Stored data entries:
————
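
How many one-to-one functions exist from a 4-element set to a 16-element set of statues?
P(16,4) = 16!/(16-4)! = 43680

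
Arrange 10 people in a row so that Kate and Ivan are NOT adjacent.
Total - adjacent = 10! - (10-1)!×2 = 3628800 - 725760 = 2903040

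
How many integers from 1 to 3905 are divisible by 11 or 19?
⌊3905/11⌋ + ⌊3905/19⌋ - ⌊3905/209⌋ = 355 + 205 - 18 = 542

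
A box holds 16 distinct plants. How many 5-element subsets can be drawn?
C(16,5) = 16!/(5!×11!) = 4368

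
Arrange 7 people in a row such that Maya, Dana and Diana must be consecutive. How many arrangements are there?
Treat the 3 as one block: (7-3+1)! × 3! = 120 × 6 = 720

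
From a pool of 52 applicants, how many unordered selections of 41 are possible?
C(52,41) = 52!/(41!×11!) = 60403728840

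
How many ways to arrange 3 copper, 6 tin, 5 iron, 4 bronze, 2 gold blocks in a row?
20! / (3! × 6! × 5! × 4! × 2!) = 97772875200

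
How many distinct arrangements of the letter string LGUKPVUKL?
9! / (2! × 1! × 2! × 1! × 1! × 2!) = 45360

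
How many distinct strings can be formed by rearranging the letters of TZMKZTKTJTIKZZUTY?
17! / (3! × 1! × 1! × 4! × 1! × 1! × 5! × 1!) = 20583763200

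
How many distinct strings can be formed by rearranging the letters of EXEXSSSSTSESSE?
14! / (1! × 7! × 2! × 4!) = 360360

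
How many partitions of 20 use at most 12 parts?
By conjugation, equals partitions of 20 into parts ≤ 12. Let r_j(i) = number of partitions of i into parts ≤ j, for i = 0..20. r_1(i) = 1 for all i; r_j(i) = r_{j-1}(i) + r_j(i-j). Rows j = 2..12: ≤2: 1 1 2 2 3 3 4 4 5 5 6 6 7 7 8 8 9 9 10 10 11; ≤3: 1 1 2 3 4 5 7 8 10 12 14 16 19 21 24 27 30 33 37 40 44; ≤4: 1 1 2 3 5 6 9 11 15 18 23 27 34 39 47 54 64 72 84 94 108; ≤5: 1 1 2 3 5 7 10 13 18 23 30 37 47 57 70 84 101 119 141 164 192; ≤6: 1 1 2 3 5 7 11 14 20 26 35 44 58 71 90 110 136 163 199 235 282; ≤7: 1 1 2 3 5 7 11 15 21 28 38 49 65 82 105 131 164 201 248 300 364; ≤8: 1 1 2 3 5 7 11 15 22 29 40 52 70 89 116 146 186 230 288 352 434; ≤9: 1 1 2 3 5 7 11 15 22 30 41 54 73 94 123 157 201 252 318 393 488; ≤10: 1 1 2 3 5 7 11 15 22 30 42 55 75 97 128 164 212 267 340 423 530; ≤11: 1 1 2 3 5 7 11 15 22 30 42 56 76 99 131 169 219 278 355 445 560; ≤12: 1 1 2 3 5 7 11 15 22 30 42 56 77 100 133 172 224 285 366 460 582. r_12(20) = 582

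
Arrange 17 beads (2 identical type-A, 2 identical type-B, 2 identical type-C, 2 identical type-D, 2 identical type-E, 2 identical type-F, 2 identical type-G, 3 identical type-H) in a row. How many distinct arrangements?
17! / (2! × 2! × 2! × 2! × 2! × 2! × 2! × 3!) = 463134672000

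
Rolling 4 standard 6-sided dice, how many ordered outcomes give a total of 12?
Coefficient of x^12 in (x + x² + ... + x^6)^4. By inclusion-exclusion on dice exceeding 6: Σ_j (-1)^j C(4,j)·C(12-1-6j, 3) = C(4,0)·C(11,3) - C(4,1)·C(5,3) = 1·165 - 4·10 = 125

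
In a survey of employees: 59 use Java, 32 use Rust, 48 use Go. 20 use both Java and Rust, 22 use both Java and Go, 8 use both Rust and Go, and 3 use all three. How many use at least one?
|A∪B∪C| = 59+32+48-20-22-8+3 = 92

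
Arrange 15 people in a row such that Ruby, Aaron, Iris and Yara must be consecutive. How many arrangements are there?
Treat the 4 as one block: (15-4+1)! × 4! = 479001600 × 24 = 11496038400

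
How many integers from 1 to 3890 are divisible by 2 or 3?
⌊3890/2⌋ + ⌊3890/3⌋ - ⌊3890/6⌋ = 1945 + 1296 - 648 = 2593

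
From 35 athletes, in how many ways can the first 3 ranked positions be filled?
P(35,3) = 35!/(35-3)! = 39270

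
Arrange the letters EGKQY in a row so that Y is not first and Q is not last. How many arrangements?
By inclusion-exclusion: 5! - 2×(5-1)! + (5-2)! = 120 - 48 + 6 = 78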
————
(Problem details):
From the data above, output every line exactly.

(Exercise response):
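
How many one-to-one functions exist from a 4-element set to a 16-element set of statues?
P(16,4) = 16!/(16-4)! = 43680

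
Arrange 10 people in a row so that Kate and Ivan are NOT adjacent.
Total - adjacent = 10! - (10-1)!×2 = 3628800 - 725760 = 2903040

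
How many integers from 1 to 3905 are divisible by 11 or 19?
⌊3905/11⌋ + ⌊3905/19⌋ - ⌊3905/209⌋ = 355 + 205 - 18 = 542

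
A box holds 16 distinct plants. How many 5-element subsets can be drawn?
C(16,5) = 16!/(5!×11!) = 4368

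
Arrange 7 people in a row such that Maya, Dana and Diana must be consecutive. How many arrangements are there?
Treat the 3 as one block: (7-3+1)! × 3! = 120 × 6 = 720

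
From a pool of 52 applicants, how many unordered selections of 41 are possible?
C(52,41) = 52!/(41!×11!) = 60403728840

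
How many ways to arrange 3 copper, 6 tin, 5 iron, 4 bronze, 2 gold blocks in a row?
20! / (3! × 6! × 5! × 4! × 2!) = 97772875200

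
How many distinct arrangements of the letter string LGUKPVUKL?
9! / (2! × 1! × 2! × 1! × 1! × 2!) = 45360

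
How many distinct strings can be formed by rearranging the letters of TZMKZTKTJTIKZZUTY?
17! / (3! × 1! × 1! × 4! × 1! × 1! × 5! × 1!) = 20583763200

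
How many distinct strings can be formed by rearranging the letters of EXEXSSSSTSESSE?
14! / (1! × 7! × 2! × 4!) = 360360

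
How many partitions of 20 use at most 12 parts?
By conjugation, equals partitions of 20 into parts ≤ 12. Let r_j(i) = number of partitions of i into parts ≤ j, for i = 0..20. r_1(i) = 1 for all i; r_j(i) = r_{j-1}(i) + r_j(i-j). Rows j = 2..12: ≤2: 1 1 2 2 3 3 4 4 5 5 6 6 7 7 8 8 9 9 10 10 11; ≤3: 1 1 2 3 4 5 7 8 10 12 14 16 19 21 24 27 30 33 37 40 44; ≤4: 1 1 2 3 5 6 9 11 15 18 23 27 34 39 47 54 64 72 84 94 108; ≤5: 1 1 2 3 5 7 10 13 18 23 30 37 47 57 70 84 101 119 141 164 192; ≤6: 1 1 2 3 5 7 11 14 20 26 35 44 58 71 90 110 136 163 199 235 282; ≤7: 1 1 2 3 5 7 11 15 21 28 38 49 65 82 105 131 164 201 248 300 364; ≤8: 1 1 2 3 5 7 11 15 22 29 40 52 70 89 116 146 186 230 288 352 434; ≤9: 1 1 2 3 5 7 11 15 22 30 41 54 73 94 123 157 201 252 318 393 488; ≤10: 1 1 2 3 5 7 11 15 22 30 42 55 75 97 128 164 212 267 340 423 530; ≤11: 1 1 2 3 5 7 11 15 22 30 42 56 76 99 131 169 219 278 355 445 560; ≤12: 1 1 2 3 5 7 11 15 22 30 42 56 77 100 133 172 224 285 366 460 582. r_12(20) = 582

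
Arrange 17 beads (2 identical type-A, 2 identical type-B, 2 identical type-C, 2 identical type-D, 2 identical type-E, 2 identical type-F, 2 identical type-G, 3 identical type-H) in a row. How many distinct arrangements?
17! / (2! × 2! × 2! × 2! × 2! × 2! × 2! × 3!) = 463134672000

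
Rolling 4 standard 6-sided dice, how many ordered outcomes give a total of 12?
Coefficient of x^12 in (x + x² + ... + x^6)^4. By inclusion-exclusion on dice exceeding 6: Σ_j (-1)^j C(4,j)·C(12-1-6j, 3) = C(4,0)·C(11,3) - C(4,1)·C(5,3) = 1·165 - 4·10 = 125

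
In a survey of employees: 59 use Java, 32 use Rust, 48 use Go. 20 use both Java and Rust, 22 use both Java and Go, 8 use both Rust and Go, and 3 use all three. How many use at least one?
|A∪B∪C| = 59+32+48-20-22-8+3 = 92

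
Arrange 15 people in a row such that Ruby, Aaron, Iris and Yara must be consecutive. How many arrangements are there?
Treat the 4 as one block: (15-4+1)! × 4! = 479001600 × 24 = 11496038400

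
How many integers from 1 to 3890 are divisible by 2 or 3?
⌊3890/2⌋ + ⌊3890/3⌋ - ⌊3890/6⌋ = 1945 + 1296 - 648 = 2593

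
From 35 athletes, in how many ways can the first 3 ranked positions be filled?
P(35,3) = 35!/(35-3)! = 39270

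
Arrange the letters EGKQY in a row so that Y is not first and Q is not last. How many arrangements?
By inclusion-exclusion: 5! - 2×(5-1)! + (5-2)! = 120 - 48 + 6 = 78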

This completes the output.